Task brief => From the data below, set down exactly the lines between the one holding "(((7 / 19) / ((62" and the one holding "-18 / 5 * (-17 / 13) = 306 / 65 = 4.71", inclusive, and no others.

[Collected data]
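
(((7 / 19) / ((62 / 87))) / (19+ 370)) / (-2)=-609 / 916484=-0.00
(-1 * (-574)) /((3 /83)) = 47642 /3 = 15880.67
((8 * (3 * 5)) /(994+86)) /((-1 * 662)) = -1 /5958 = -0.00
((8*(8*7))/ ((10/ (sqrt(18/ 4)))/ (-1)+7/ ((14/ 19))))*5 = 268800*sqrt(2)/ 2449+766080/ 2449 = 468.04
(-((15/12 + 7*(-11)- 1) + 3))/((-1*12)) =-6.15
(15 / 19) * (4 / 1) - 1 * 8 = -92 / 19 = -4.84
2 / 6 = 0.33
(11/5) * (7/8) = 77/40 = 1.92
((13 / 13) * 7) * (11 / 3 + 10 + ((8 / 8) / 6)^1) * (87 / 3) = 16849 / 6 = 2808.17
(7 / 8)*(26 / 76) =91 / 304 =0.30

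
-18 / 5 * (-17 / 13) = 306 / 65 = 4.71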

==

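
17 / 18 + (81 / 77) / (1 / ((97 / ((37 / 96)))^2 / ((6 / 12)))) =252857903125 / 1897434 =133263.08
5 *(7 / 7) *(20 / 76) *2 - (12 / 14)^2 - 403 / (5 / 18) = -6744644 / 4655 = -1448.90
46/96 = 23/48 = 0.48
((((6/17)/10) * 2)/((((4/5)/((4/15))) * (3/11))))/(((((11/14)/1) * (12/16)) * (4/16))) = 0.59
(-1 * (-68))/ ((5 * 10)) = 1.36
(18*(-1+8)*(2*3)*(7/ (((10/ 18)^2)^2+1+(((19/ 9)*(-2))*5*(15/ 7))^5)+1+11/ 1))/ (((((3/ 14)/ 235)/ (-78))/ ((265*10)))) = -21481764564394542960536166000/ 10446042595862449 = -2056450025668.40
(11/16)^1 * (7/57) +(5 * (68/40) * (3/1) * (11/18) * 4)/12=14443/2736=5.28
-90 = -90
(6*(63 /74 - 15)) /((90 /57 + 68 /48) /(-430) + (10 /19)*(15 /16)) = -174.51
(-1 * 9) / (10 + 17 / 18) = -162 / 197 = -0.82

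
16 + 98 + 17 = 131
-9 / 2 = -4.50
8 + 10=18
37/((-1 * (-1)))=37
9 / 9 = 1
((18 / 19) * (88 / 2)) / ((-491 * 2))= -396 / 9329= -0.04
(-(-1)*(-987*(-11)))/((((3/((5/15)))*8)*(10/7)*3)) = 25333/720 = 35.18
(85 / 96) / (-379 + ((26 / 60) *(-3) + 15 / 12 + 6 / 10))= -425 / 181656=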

Output for this task =>
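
(((7 / 19) / ((62 / 87))) / (19+ 370)) / (-2)=-609 / 916484=-0.00
(-1 * (-574)) /((3 /83)) = 47642 /3 = 15880.67
((8 * (3 * 5)) /(994+86)) /((-1 * 662)) = -1 /5958 = -0.00
((8*(8*7))/ ((10/ (sqrt(18/ 4)))/ (-1)+7/ ((14/ 19))))*5 = 268800*sqrt(2)/ 2449+766080/ 2449 = 468.04
(-((15/12 + 7*(-11)- 1) + 3))/((-1*12)) =-6.15
(15 / 19) * (4 / 1) - 1 * 8 = -92 / 19 = -4.84
2 / 6 = 0.33
(11/5) * (7/8) = 77/40 = 1.92
((13 / 13) * 7) * (11 / 3 + 10 + ((8 / 8) / 6)^1) * (87 / 3) = 16849 / 6 = 2808.17
(7 / 8)*(26 / 76) =91 / 304 =0.30

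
-18 / 5 * (-17 / 13) = 306 / 65 = 4.71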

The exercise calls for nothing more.